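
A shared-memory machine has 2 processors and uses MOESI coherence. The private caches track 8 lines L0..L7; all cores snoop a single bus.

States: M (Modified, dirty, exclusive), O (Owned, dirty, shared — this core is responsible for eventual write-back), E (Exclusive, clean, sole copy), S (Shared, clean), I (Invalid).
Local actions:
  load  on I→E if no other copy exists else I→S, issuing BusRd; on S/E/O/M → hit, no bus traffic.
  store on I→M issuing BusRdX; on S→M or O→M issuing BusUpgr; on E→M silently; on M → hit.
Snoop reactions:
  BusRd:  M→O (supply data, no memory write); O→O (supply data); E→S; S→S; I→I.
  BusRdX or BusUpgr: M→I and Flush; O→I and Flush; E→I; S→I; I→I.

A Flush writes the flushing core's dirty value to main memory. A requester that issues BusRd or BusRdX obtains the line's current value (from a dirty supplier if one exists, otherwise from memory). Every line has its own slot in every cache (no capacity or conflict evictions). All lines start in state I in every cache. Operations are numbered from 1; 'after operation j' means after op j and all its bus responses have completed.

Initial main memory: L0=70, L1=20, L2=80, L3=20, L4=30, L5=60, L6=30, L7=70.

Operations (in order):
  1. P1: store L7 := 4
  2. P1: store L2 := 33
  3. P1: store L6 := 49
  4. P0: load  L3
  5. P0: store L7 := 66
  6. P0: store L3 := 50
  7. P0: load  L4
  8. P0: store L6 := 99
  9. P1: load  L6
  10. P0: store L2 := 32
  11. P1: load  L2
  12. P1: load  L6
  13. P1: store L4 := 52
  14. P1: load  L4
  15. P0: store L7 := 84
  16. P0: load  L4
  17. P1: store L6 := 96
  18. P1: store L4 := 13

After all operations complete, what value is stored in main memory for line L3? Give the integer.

  op1 P1: store L7 := 4 → I/M on L7; bus BusRdX; mem=70
  op2 P1: store L2 := 33 → I/M on L2; bus BusRdX; mem=80
  op3 P1: store L6 := 49 → I/M on L6; bus BusRdX; mem=30
  op4 P0: load  L3 → E/I on L3; bus BusRd; mem=20
  op5 P0: store L7 := 66 → M/I on L7; bus BusRdX Flush; mem=4
  op6 P0: store L3 := 50 → M/I on L3; bus (none); mem=20
  op7 P0: load  L4 → E/I on L4; bus BusRd; mem=30
  op8 P0: store L6 := 99 → M/I on L6; bus BusRdX Flush; mem=49
  op9 P1: load  L6 → O/S on L6; bus BusRd; mem=49
  op10 P0: store L2 := 32 → M/I on L2; bus BusRdX Flush; mem=33
  op11 P1: load  L2 → O/S on L2; bus BusRd; mem=33
  op12 P1: load  L6 → O/S on L6; bus (none); mem=49
  op13 P1: store L4 := 52 → I/M on L4; bus BusRdX; mem=30
  op14 P1: load  L4 → I/M on L4; bus (none); mem=30
  op15 P0: store L7 := 84 → M/I on L7; bus (none); mem=4
  op16 P0: load  L4 → S/O on L4; bus BusRd; mem=30
  op17 P1: store L6 := 96 → I/M on L6; bus BusUpgr Flush; mem=99
  op18 P1: store L4 := 13 → I/M on L4; bus BusUpgr; mem=30

memory[L3] = 20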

——

What is required: Please go through the data above and copy each line that has the word "exists".

Worked solution:
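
  load  on I→E if no other copy exists else I→S, issuing BusRd; on S/E/O/M → hit, no bus traffic.
A Flush writes the flushing core's dirty value to main memory. A requester that issues BusRd or BusRdX obtains the line's current value (from a dirty supplier if one exists, otherwise from memory). Every line has its own slot in every cache (no capacity or conflict evictions). All lines start in state I in every cache. Operations are numbered from 1; 'after operation j' means after op j and all its bus responses have completed.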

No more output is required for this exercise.